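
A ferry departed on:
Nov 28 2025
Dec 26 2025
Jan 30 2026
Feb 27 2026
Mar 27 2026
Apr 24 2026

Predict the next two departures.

Every date is a Friday; gaps 28, 35, 28, 28, 28 days.
Each is the last Friday of its month (at least one falls on the 29th or later, ruling out '4th Friday').
Last Friday of May 2026: May 29 2026.
Last Friday of June 2026: Jun 26 2026.

May 29 2026, Jun 26 2026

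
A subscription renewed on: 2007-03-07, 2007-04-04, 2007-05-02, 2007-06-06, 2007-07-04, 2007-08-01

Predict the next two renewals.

All dates are Wednesdays, 28, 28, 35, 28, 28 days apart.
Specifically, the 1st Wednesday of each month.
September 2007 — 1st Wednesday is 2007-09-05.
October 2007 — 1st Wednesday is 2007-10-03.

2007-09-05, 2007-10-03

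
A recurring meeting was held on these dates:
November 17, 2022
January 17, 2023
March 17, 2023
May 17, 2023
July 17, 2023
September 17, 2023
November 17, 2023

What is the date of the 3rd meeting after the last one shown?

Gaps: 61, 59, 61, 61, 62, 61 days — not constant. Every event is on the 17th of the month.
Pattern: the 17th of every 2 months.
Next: January 2024 → January 17, 2024.
Next: March 2024 → March 17, 2024.
Next: May 2024 → May 17, 2024.

May 17, 2024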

——————————

- WORK INSTRUCTIONS -
Could you return all the data above exactly as it appears?

- REPLY TO THE TASK -
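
A ferry departed on:
Nov 28 2025
Dec 26 2025
Jan 30 2026
Feb 27 2026
Mar 27 2026
Apr 24 2026

Predict the next two departures.

Every date is a Friday; gaps 28, 35, 28, 28, 28 days.
Each is the last Friday of its month (at least one falls on the 29th or later, ruling out '4th Friday').
Last Friday of May 2026: May 29 2026.
Last Friday of June 2026: Jun 26 2026.

May 29 2026, Jun 26 2026

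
A subscription renewed on: 2007-03-07, 2007-04-04, 2007-05-02, 2007-06-06, 2007-07-04, 2007-08-01

Predict the next two renewals.

All dates are Wednesdays, 28, 28, 35, 28, 28 days apart.
Specifically, the 1st Wednesday of each month.
September 2007 — 1st Wednesday is 2007-09-05.
October 2007 — 1st Wednesday is 2007-10-03.

2007-09-05, 2007-10-03

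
A recurring meeting was held on these dates:
November 17, 2022
January 17, 2023
March 17, 2023
May 17, 2023
July 17, 2023
September 17, 2023
November 17, 2023

What is the date of the 3rd meeting after the last one shown?

Gaps: 61, 59, 61, 61, 62, 61 days — not constant. Every event is on the 17th of the month.
Pattern: the 17th of every 2 months.
Next: January 2024 → January 17, 2024.
Next: March 2024 → March 17, 2024.
Next: May 2024 → May 17, 2024.

May 17, 2024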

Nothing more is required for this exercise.